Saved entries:
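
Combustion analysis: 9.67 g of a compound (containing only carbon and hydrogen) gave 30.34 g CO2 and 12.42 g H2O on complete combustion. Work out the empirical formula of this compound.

CH2

mol C = 30.34 / 44.01 = 0.6894; mass C = 0.6894 × 12.01 = 8.280 g
mol H = 2 × (12.42 / 18.02) = 1.378; mass H = 1.378 × 1.008 = 1.389 g
Smallest is C at 0.6894 mol; normalising gives C 1.000, H 2.000
≈ 1:2 → CH2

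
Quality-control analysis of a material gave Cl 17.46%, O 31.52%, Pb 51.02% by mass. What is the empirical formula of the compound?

Assume 100 g: 17.46 g Cl, 31.52 g O, 51.02 g Pb.
Cl: 17.46 g ÷ 35.45 g/mol = 0.4925 mol
O: 31.52 g ÷ 16.00 g/mol = 1.97 mol
Pb: 51.02 g ÷ 207.2 g/mol = 0.2462 mol
Ratios (÷ 0.2462): Cl 2.000, O 8.000, Pb 1.000
Ratio ≈ 2:8:1, so the empirical formula is Cl2O8Pb

Cl2O8Pb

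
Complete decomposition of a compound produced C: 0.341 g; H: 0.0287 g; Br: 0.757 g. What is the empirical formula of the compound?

C3H3Br

n(C) = 0.341/12.01 = 0.02839, n(H) = 0.0287/1.008 = 0.02847, n(Br) = 0.757/79.90 = 0.009474
Smallest is Br at 0.009474 mol; normalising gives C 2.997, H 3.005, Br 1.000
→ C3H3Br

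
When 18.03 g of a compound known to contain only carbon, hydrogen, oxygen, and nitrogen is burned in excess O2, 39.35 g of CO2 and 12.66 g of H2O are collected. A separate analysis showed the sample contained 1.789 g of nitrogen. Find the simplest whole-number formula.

mol C = 39.35 / 44.01 = 0.8941; mass C = 0.8941 × 12.01 = 10.74 g
mol H = 2 × (12.66 / 18.02) = 1.405; mass H = 1.405 × 1.008 = 1.416 g
mol N = 1.789 / 14.01 = 0.1277
mass O = 18.03 − (13.94) = 4.086 g → mol O = 0.2554
Smallest is N at 0.1277 mol; normalising gives C 7.002, H 11.004, N 1.000, O 2.000
≈ 7:11:1:2 → C7H11NO2

C7H11NO2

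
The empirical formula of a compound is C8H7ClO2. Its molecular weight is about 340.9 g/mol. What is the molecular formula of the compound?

Empirical-formula mass = 170.59 g/mol
n = 340.9 / 170.59 = 2.00 ≈ 2
Molecular formula = (C8H7ClO2)2 = C16H14Cl2O4

C16H14Cl2O4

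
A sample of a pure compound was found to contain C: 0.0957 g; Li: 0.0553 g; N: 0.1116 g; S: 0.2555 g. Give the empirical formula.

Moles — C: 0.0957 / 12.01 = 0.007968 mol; Li: 0.0553 / 6.94 = 0.007968 mol; N: 0.1116 / 14.01 = 0.007966 mol; S: 0.2555 / 32.07 = 0.007967 mol
Smallest is N at 0.007966 mol; normalising gives C 1.000, Li 1.000, N 1.000, S 1.000
≈ 1:1:1:1 → CLiNS

CLiNS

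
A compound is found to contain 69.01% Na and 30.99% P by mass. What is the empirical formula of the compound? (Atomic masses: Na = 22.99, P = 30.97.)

Assume 100 g: 69.01 g Na, 30.99 g P.
n(Na) = 69.01/22.99 = 3.002, n(P) = 30.99/30.97 = 1.001
Divide by the smallest (1.001 mol P): Na 3.000, P 1.000
≈ 3:1 → Na3P

Na3P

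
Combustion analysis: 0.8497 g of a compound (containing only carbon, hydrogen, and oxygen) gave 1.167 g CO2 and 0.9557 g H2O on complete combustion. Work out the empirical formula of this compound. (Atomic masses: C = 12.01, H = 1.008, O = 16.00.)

mol C = 1.167 / 44.01 = 0.02652; mass C = 0.02652 × 12.01 = 0.3185 g
mol H = 2 × (0.9557 / 18.02) = 0.1061; mass H = 0.1061 × 1.008 = 0.1069 g
mass O = 0.8497 − (0.4254) = 0.4243 g → mol O = 0.02652
Divide by the smallest (0.02652 mol C): C 1.000, H 4.000, O 1.000
≈ 1:4:1 → CH4O

CH4O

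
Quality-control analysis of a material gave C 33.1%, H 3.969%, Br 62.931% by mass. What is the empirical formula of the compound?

C7H10Br2

Assume 100 g: 33.1 g C, 3.969 g H, 62.931 g Br.
Moles — C: 33.1 / 12.01 = 2.756 mol; H: 3.969 / 1.008 = 3.938 mol; Br: 62.931 / 79.90 = 0.7876 mol
Divide by the smallest (0.7876 mol Br): C 3.499, H 4.999, Br 1.000
×2: C 7.00, H 10.00, Br 2.00 → C7H10Br2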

ACTIVITY
Go through the records above and copy each line exactly.

SOLUTION BELOW
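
Combustion analysis: 9.67 g of a compound (containing only carbon and hydrogen) gave 30.34 g CO2 and 12.42 g H2O on complete combustion. Work out the empirical formula of this compound.

CH2

mol C = 30.34 / 44.01 = 0.6894; mass C = 0.6894 × 12.01 = 8.280 g
mol H = 2 × (12.42 / 18.02) = 1.378; mass H = 1.378 × 1.008 = 1.389 g
Smallest is C at 0.6894 mol; normalising gives C 1.000, H 2.000
≈ 1:2 → CH2

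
Quality-control analysis of a material gave Cl 17.46%, O 31.52%, Pb 51.02% by mass. What is the empirical formula of the compound?

Assume 100 g: 17.46 g Cl, 31.52 g O, 51.02 g Pb.
Cl: 17.46 g ÷ 35.45 g/mol = 0.4925 mol
O: 31.52 g ÷ 16.00 g/mol = 1.97 mol
Pb: 51.02 g ÷ 207.2 g/mol = 0.2462 mol
Ratios (÷ 0.2462): Cl 2.000, O 8.000, Pb 1.000
Ratio ≈ 2:8:1, so the empirical formula is Cl2O8Pb

Cl2O8Pb

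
Complete decomposition of a compound produced C: 0.341 g; H: 0.0287 g; Br: 0.757 g. What is the empirical formula of the compound?

C3H3Br

n(C) = 0.341/12.01 = 0.02839, n(H) = 0.0287/1.008 = 0.02847, n(Br) = 0.757/79.90 = 0.009474
Smallest is Br at 0.009474 mol; normalising gives C 2.997, H 3.005, Br 1.000
→ C3H3Br

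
When 18.03 g of a compound known to contain only carbon, hydrogen, oxygen, and nitrogen is burned in excess O2, 39.35 g of CO2 and 12.66 g of H2O are collected. A separate analysis showed the sample contained 1.789 g of nitrogen. Find the simplest whole-number formula.

mol C = 39.35 / 44.01 = 0.8941; mass C = 0.8941 × 12.01 = 10.74 g
mol H = 2 × (12.66 / 18.02) = 1.405; mass H = 1.405 × 1.008 = 1.416 g
mol N = 1.789 / 14.01 = 0.1277
mass O = 18.03 − (13.94) = 4.086 g → mol O = 0.2554
Smallest is N at 0.1277 mol; normalising gives C 7.002, H 11.004, N 1.000, O 2.000
≈ 7:11:1:2 → C7H11NO2

C7H11NO2

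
The empirical formula of a compound is C8H7ClO2. Its molecular weight is about 340.9 g/mol. What is the molecular formula of the compound?

Empirical-formula mass = 170.59 g/mol
n = 340.9 / 170.59 = 2.00 ≈ 2
Molecular formula = (C8H7ClO2)2 = C16H14Cl2O4

C16H14Cl2O4

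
A sample of a pure compound was found to contain C: 0.0957 g; Li: 0.0553 g; N: 0.1116 g; S: 0.2555 g. Give the empirical formula.

Moles — C: 0.0957 / 12.01 = 0.007968 mol; Li: 0.0553 / 6.94 = 0.007968 mol; N: 0.1116 / 14.01 = 0.007966 mol; S: 0.2555 / 32.07 = 0.007967 mol
Smallest is N at 0.007966 mol; normalising gives C 1.000, Li 1.000, N 1.000, S 1.000
≈ 1:1:1:1 → CLiNS

CLiNS

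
A compound is found to contain 69.01% Na and 30.99% P by mass. What is the empirical formula of the compound? (Atomic masses: Na = 22.99, P = 30.97.)

Assume 100 g: 69.01 g Na, 30.99 g P.
n(Na) = 69.01/22.99 = 3.002, n(P) = 30.99/30.97 = 1.001
Divide by the smallest (1.001 mol P): Na 3.000, P 1.000
≈ 3:1 → Na3P

Na3P

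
Combustion analysis: 0.8497 g of a compound (containing only carbon, hydrogen, and oxygen) gave 1.167 g CO2 and 0.9557 g H2O on complete combustion. Work out the empirical formula of this compound. (Atomic masses: C = 12.01, H = 1.008, O = 16.00.)

mol C = 1.167 / 44.01 = 0.02652; mass C = 0.02652 × 12.01 = 0.3185 g
mol H = 2 × (0.9557 / 18.02) = 0.1061; mass H = 0.1061 × 1.008 = 0.1069 g
mass O = 0.8497 − (0.4254) = 0.4243 g → mol O = 0.02652
Divide by the smallest (0.02652 mol C): C 1.000, H 4.000, O 1.000
≈ 1:4:1 → CH4O

CH4O

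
Quality-control analysis of a material gave C 33.1%, H 3.969%, Br 62.931% by mass. What is the empirical formula of the compound?

C7H10Br2

Assume 100 g: 33.1 g C, 3.969 g H, 62.931 g Br.
Moles — C: 33.1 / 12.01 = 2.756 mol; H: 3.969 / 1.008 = 3.938 mol; Br: 62.931 / 79.90 = 0.7876 mol
Divide by the smallest (0.7876 mol Br): C 3.499, H 4.999, Br 1.000
×2: C 7.00, H 10.00, Br 2.00 → C7H10Br2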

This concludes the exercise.